» Task requirements: All of the entries below are to be retyped exactly.

» Dataset records:
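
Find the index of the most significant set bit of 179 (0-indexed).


0b10110011. Highest set bit at position 7

7


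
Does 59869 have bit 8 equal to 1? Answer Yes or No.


0b1110100111011101, bit 8 = 1. Yes

Yes


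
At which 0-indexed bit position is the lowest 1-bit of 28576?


0b110111110100000. Lowest set bit at position 5

5


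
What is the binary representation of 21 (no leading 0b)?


21 = 10101 in binary

10101


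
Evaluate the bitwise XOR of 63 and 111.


0b111111 ^ 0b1101111 = 0b1010000 = 80

80


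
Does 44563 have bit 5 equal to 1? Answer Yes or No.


0b1010111000010011, bit 5 = 0. No

No


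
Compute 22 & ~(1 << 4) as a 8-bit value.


22 & ~(1 << 4) = 6

6


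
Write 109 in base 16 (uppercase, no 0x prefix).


109 = 6D hex

6D


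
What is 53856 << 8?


0b1101001001100000 << 8 = 0b110100100110000000000000 = 13787136

13787136


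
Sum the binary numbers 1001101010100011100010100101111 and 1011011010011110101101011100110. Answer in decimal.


1001101010100011100010100101111 + 1011011010011110101101011100110 = 10101000101000010010000000010101 = 2829131797

2829131797


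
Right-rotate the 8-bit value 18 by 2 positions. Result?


Rotate 0b10010 right by 2 (8-bit) = 0b10000100 = 132

132


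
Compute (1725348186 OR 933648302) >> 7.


Step 1: 1725348186 | 933648302 = 2012676094
Step 2: 2012676094 >> 7 = 15724031

15724031


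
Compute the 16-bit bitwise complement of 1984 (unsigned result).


~0b11111000000 = 0b1111100000111111 = 63551 (16-bit unsigned)

63551


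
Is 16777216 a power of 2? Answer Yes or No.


0b1000000000000000000000000. Only one bit set => Yes

Yes


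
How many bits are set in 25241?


0b110001010011001 has 7 set bits

7


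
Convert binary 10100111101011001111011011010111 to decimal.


10100111101011001111011011010111 in decimal = 2813130455

2813130455


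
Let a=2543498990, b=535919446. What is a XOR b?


2543498990 ^ 535919446 = 2288766392

2288766392


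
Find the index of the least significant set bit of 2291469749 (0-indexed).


0b10001000100101010000110110110101. Lowest set bit at position 0

0


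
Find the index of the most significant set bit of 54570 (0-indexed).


0b1101010100101010. Highest set bit at position 15

15


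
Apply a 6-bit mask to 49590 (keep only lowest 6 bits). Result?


49590 & 63 = 54

54


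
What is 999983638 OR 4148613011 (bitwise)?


0b111011100110101000101000010110 | 0b11110111010001101100111110010011 = 0b11111111110111101100111110010111 = 4292792215

4292792215


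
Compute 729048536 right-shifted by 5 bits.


0b101011011101000110010111011000 >> 5 = 0b1010110111010001100101110 = 22782766

22782766


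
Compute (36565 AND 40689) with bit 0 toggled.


Step 1: 36565 & 40689 = 36561
Step 2: 36561 ^ (1 << 0) = 36561 ^ 1 = 36560

36560


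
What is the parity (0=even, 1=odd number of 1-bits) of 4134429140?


0b11110110011011100110000111010100 has 18 ones => parity 0

0


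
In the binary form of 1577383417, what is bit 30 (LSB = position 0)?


0b1011110000001001111010111111001, position 30 = 1

1


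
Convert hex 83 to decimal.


83 hex = 131 decimal

131


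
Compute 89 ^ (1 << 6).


89 ^ (1 << 6) = 89 ^ 64 = 25

25


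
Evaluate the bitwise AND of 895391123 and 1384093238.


0b110101010111101001010110010011 & 0b1010010011111111001011000110110 = 0b10000010111101001010000010010 = 274633746

274633746


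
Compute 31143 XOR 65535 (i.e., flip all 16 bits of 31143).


31143 ^ 65535 = 34392

34392


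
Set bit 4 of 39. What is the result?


39 | (1 << 4) = 39 | 16 = 55

55


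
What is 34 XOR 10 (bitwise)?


0b100010 ^ 0b1010 = 0b101000 = 40

40


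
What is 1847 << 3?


0b11100110111 << 3 = 0b11100110111000 = 14776

14776


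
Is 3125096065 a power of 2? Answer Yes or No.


0b10111010010001010010111010000001. Multiple bits set => No

No


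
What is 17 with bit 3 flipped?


17 ^ (1 << 3) = 17 ^ 8 = 25

25


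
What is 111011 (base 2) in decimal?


111011 in decimal = 59

59


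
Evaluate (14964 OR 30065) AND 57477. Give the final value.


Step 1: 14964 | 30065 = 32629
Step 2: 32629 & 57477 = 24581

24581


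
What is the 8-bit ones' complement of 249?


249 ^ 255 = 6

6


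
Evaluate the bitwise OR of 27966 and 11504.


0b110110100111110 | 0b10110011110000 = 0b110110111111110 = 28158

28158


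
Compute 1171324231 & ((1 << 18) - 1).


1171324231 & 262143 = 64839

64839


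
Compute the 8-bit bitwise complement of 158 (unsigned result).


~0b10011110 = 0b1100001 = 97 (8-bit unsigned)

97


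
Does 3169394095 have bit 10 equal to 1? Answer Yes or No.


0b10111100111010010001110110101111, bit 10 = 1. Yes

Yes


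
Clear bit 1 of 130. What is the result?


130 & ~(1 << 1) = 128

128


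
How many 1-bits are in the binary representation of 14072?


0b11011011111000 has 9 set bits

9


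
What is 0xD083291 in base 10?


D083291 hex = 218641041 decimal

218641041


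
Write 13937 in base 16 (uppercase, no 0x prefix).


13937 = 3671 hex

3671


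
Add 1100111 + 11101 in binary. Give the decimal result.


1100111 + 11101 = 10000100 = 132

132


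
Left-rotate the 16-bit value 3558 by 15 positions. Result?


Rotate 0b110111100110 left by 15 (16-bit) = 0b11011110011 = 1779

1779


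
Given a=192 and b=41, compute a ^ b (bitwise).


192 ^ 41 = 233

233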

» Result of this exercise:
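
Find the index of the most significant set bit of 179 (0-indexed).


0b10110011. Highest set bit at position 7

7


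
Does 59869 have bit 8 equal to 1? Answer Yes or No.


0b1110100111011101, bit 8 = 1. Yes

Yes


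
At which 0-indexed bit position is the lowest 1-bit of 28576?


0b110111110100000. Lowest set bit at position 5

5


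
What is the binary representation of 21 (no leading 0b)?


21 = 10101 in binary

10101


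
Evaluate the bitwise XOR of 63 and 111.


0b111111 ^ 0b1101111 = 0b1010000 = 80

80


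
Does 44563 have bit 5 equal to 1? Answer Yes or No.


0b1010111000010011, bit 5 = 0. No

No


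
Compute 22 & ~(1 << 4) as a 8-bit value.


22 & ~(1 << 4) = 6

6


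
Write 109 in base 16 (uppercase, no 0x prefix).


109 = 6D hex

6D


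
What is 53856 << 8?


0b1101001001100000 << 8 = 0b110100100110000000000000 = 13787136

13787136


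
Sum the binary numbers 1001101010100011100010100101111 and 1011011010011110101101011100110. Answer in decimal.


1001101010100011100010100101111 + 1011011010011110101101011100110 = 10101000101000010010000000010101 = 2829131797

2829131797


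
Right-rotate the 8-bit value 18 by 2 positions. Result?


Rotate 0b10010 right by 2 (8-bit) = 0b10000100 = 132

132


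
Compute (1725348186 OR 933648302) >> 7.


Step 1: 1725348186 | 933648302 = 2012676094
Step 2: 2012676094 >> 7 = 15724031

15724031


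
Compute the 16-bit bitwise complement of 1984 (unsigned result).


~0b11111000000 = 0b1111100000111111 = 63551 (16-bit unsigned)

63551


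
Is 16777216 a power of 2? Answer Yes or No.


0b1000000000000000000000000. Only one bit set => Yes

Yes


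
How many bits are set in 25241?


0b110001010011001 has 7 set bits

7


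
Convert binary 10100111101011001111011011010111 to decimal.


10100111101011001111011011010111 in decimal = 2813130455

2813130455


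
Let a=2543498990, b=535919446. What is a XOR b?


2543498990 ^ 535919446 = 2288766392

2288766392


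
Find the index of the least significant set bit of 2291469749 (0-indexed).


0b10001000100101010000110110110101. Lowest set bit at position 0

0


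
Find the index of the most significant set bit of 54570 (0-indexed).


0b1101010100101010. Highest set bit at position 15

15


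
Apply a 6-bit mask to 49590 (keep only lowest 6 bits). Result?


49590 & 63 = 54

54


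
What is 999983638 OR 4148613011 (bitwise)?


0b111011100110101000101000010110 | 0b11110111010001101100111110010011 = 0b11111111110111101100111110010111 = 4292792215

4292792215


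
Compute 729048536 right-shifted by 5 bits.


0b101011011101000110010111011000 >> 5 = 0b1010110111010001100101110 = 22782766

22782766


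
Compute (36565 AND 40689) with bit 0 toggled.


Step 1: 36565 & 40689 = 36561
Step 2: 36561 ^ (1 << 0) = 36561 ^ 1 = 36560

36560


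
What is the parity (0=even, 1=odd number of 1-bits) of 4134429140?


0b11110110011011100110000111010100 has 18 ones => parity 0

0


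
In the binary form of 1577383417, what is bit 30 (LSB = position 0)?


0b1011110000001001111010111111001, position 30 = 1

1


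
Convert hex 83 to decimal.


83 hex = 131 decimal

131


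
Compute 89 ^ (1 << 6).


89 ^ (1 << 6) = 89 ^ 64 = 25

25


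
Evaluate the bitwise AND of 895391123 and 1384093238.


0b110101010111101001010110010011 & 0b1010010011111111001011000110110 = 0b10000010111101001010000010010 = 274633746

274633746


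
Compute 31143 XOR 65535 (i.e., flip all 16 bits of 31143).


31143 ^ 65535 = 34392

34392


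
Set bit 4 of 39. What is the result?


39 | (1 << 4) = 39 | 16 = 55

55


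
What is 34 XOR 10 (bitwise)?


0b100010 ^ 0b1010 = 0b101000 = 40

40


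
What is 1847 << 3?


0b11100110111 << 3 = 0b11100110111000 = 14776

14776


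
Is 3125096065 a power of 2? Answer Yes or No.


0b10111010010001010010111010000001. Multiple bits set => No

No


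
What is 17 with bit 3 flipped?


17 ^ (1 << 3) = 17 ^ 8 = 25

25


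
What is 111011 (base 2) in decimal?


111011 in decimal = 59

59


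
Evaluate (14964 OR 30065) AND 57477. Give the final value.


Step 1: 14964 | 30065 = 32629
Step 2: 32629 & 57477 = 24581

24581


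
What is the 8-bit ones' complement of 249?


249 ^ 255 = 6

6


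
Evaluate the bitwise OR of 27966 and 11504.


0b110110100111110 | 0b10110011110000 = 0b110110111111110 = 28158

28158


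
Compute 1171324231 & ((1 << 18) - 1).


1171324231 & 262143 = 64839

64839


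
Compute the 8-bit bitwise complement of 158 (unsigned result).


~0b10011110 = 0b1100001 = 97 (8-bit unsigned)

97


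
Does 3169394095 have bit 10 equal to 1? Answer Yes or No.


0b10111100111010010001110110101111, bit 10 = 1. Yes

Yes


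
Clear bit 1 of 130. What is the result?


130 & ~(1 << 1) = 128

128


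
How many 1-bits are in the binary representation of 14072?


0b11011011111000 has 9 set bits

9


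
What is 0xD083291 in base 10?


D083291 hex = 218641041 decimal

218641041


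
Write 13937 in base 16 (uppercase, no 0x prefix).


13937 = 3671 hex

3671


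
Add 1100111 + 11101 in binary. Give the decimal result.


1100111 + 11101 = 10000100 = 132

132


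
Left-rotate the 16-bit value 3558 by 15 positions. Result?


Rotate 0b110111100110 left by 15 (16-bit) = 0b11011110011 = 1779

1779


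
Given a=192 and b=41, compute a ^ b (bitwise).


192 ^ 41 = 233

233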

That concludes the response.